#### [Task item]
Repeat all of the entries, please, keeping each line exact.

(Exercise materials Opens)

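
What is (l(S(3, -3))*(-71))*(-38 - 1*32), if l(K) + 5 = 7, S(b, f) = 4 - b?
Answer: 9940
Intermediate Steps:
l(K) = 2 (l(K) = -5 + 7 = 2)
(l(S(3, -3))*(-71))*(-38 - 1*32) = (2*(-71))*(-38 - 1*32) = -142*(-38 - 32) = -142*(-70) = 9940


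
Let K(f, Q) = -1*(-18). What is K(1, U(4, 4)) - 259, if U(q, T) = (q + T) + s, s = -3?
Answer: -241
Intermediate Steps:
U(q, T) = -3 + T + q (U(q, T) = (q + T) - 3 = (T + q) - 3 = -3 + T + q)
K(f, Q) = 18
K(1, U(4, 4)) - 259 = 18 - 259 = -241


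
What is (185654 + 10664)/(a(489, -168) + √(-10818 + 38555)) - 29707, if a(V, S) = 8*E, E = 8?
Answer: -714867539/23641 + 196318*√27737/23641 ≈ -28855.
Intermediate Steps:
a(V, S) = 64 (a(V, S) = 8*8 = 64)
(185654 + 10664)/(a(489, -168) + √(-10818 + 38555)) - 29707 = (185654 + 10664)/(64 + √(-10818 + 38555)) - 29707 = 196318/(64 + √27737) - 29707 = -29707 + 196318/(64 + √27737)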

(Exercise materials Closes)

#### [Answer to the exercise]
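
What is (l(S(3, -3))*(-71))*(-38 - 1*32), if l(K) + 5 = 7, S(b, f) = 4 - b?
Answer: 9940
Intermediate Steps:
l(K) = 2 (l(K) = -5 + 7 = 2)
(l(S(3, -3))*(-71))*(-38 - 1*32) = (2*(-71))*(-38 - 1*32) = -142*(-38 - 32) = -142*(-70) = 9940


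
Let K(f, Q) = -1*(-18). What is K(1, U(4, 4)) - 259, if U(q, T) = (q + T) + s, s = -3?
Answer: -241
Intermediate Steps:
U(q, T) = -3 + T + q (U(q, T) = (q + T) - 3 = (T + q) - 3 = -3 + T + q)
K(f, Q) = 18
K(1, U(4, 4)) - 259 = 18 - 259 = -241


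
What is (185654 + 10664)/(a(489, -168) + √(-10818 + 38555)) - 29707, if a(V, S) = 8*E, E = 8?
Answer: -714867539/23641 + 196318*√27737/23641 ≈ -28855.
Intermediate Steps:
a(V, S) = 64 (a(V, S) = 8*8 = 64)
(185654 + 10664)/(a(489, -168) + √(-10818 + 38555)) - 29707 = (185654 + 10664)/(64 + √(-10818 + 38555)) - 29707 = 196318/(64 + √27737) - 29707 = -29707 + 196318/(64 + √27737)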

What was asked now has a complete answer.